Once every line below with "resumes" has been counted, state the total and nothing else.

— MATERIAL FOR THE TASK —

------------------------------------------------

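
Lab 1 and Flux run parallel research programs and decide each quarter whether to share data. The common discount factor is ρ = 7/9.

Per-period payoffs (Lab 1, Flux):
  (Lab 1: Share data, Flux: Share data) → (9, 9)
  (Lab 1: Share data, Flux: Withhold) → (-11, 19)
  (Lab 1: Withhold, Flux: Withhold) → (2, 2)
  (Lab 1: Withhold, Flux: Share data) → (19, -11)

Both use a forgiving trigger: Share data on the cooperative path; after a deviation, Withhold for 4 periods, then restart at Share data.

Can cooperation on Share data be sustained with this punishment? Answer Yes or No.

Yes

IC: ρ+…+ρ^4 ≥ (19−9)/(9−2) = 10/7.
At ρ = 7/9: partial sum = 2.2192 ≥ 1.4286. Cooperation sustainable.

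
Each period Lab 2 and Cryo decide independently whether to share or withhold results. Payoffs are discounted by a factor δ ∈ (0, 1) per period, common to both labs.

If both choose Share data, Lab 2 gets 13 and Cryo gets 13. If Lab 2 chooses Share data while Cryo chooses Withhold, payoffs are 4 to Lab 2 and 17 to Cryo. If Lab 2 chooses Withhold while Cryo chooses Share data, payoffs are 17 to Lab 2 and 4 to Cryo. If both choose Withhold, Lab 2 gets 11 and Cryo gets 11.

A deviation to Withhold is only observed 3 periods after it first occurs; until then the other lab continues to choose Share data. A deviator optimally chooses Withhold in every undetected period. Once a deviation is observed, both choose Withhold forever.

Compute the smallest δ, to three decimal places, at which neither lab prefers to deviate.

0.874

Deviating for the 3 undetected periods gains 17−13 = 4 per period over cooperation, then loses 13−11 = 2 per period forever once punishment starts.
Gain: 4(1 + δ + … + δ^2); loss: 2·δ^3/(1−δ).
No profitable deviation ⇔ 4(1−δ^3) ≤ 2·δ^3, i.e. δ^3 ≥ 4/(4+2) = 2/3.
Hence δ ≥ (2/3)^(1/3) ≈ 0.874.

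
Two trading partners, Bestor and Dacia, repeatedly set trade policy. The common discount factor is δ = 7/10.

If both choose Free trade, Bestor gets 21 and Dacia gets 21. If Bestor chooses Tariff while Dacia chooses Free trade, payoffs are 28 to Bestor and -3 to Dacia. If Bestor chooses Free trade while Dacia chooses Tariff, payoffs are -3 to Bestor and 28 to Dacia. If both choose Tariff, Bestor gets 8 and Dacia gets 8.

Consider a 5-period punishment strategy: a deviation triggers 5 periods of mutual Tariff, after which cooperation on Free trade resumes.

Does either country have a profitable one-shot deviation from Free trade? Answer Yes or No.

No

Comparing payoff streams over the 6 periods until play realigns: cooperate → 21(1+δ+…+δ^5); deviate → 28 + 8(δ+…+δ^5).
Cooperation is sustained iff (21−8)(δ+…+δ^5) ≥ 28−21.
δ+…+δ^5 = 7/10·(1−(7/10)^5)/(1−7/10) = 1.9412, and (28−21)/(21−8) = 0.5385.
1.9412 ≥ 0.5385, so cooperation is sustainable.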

------------------------------------------------

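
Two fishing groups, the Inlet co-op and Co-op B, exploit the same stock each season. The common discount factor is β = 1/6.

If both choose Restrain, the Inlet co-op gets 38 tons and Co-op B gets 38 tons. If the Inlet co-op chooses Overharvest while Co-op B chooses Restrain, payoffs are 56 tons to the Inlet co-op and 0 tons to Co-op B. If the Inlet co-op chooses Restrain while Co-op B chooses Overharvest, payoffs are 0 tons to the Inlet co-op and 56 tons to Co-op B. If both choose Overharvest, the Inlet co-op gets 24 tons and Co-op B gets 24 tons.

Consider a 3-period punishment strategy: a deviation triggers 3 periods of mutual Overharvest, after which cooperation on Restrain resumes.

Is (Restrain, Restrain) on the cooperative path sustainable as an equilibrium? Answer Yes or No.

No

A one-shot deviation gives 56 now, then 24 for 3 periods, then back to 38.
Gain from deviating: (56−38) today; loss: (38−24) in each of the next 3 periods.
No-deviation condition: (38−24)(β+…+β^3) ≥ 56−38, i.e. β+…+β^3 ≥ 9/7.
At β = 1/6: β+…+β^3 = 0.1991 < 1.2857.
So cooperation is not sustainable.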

------------------------------------------------

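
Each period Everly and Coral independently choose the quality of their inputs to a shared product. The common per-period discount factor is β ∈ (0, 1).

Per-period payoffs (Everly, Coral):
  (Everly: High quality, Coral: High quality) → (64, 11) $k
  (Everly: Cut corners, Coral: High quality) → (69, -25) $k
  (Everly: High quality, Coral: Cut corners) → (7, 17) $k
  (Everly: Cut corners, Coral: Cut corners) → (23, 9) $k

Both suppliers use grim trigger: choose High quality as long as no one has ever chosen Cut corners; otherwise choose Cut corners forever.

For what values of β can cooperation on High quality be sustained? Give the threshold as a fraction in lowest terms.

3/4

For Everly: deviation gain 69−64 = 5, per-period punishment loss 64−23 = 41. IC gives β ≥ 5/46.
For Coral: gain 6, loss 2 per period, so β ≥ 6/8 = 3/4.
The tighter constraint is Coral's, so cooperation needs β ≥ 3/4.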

------------------------------------------------

— RESPONSE TO THIS TASK —
2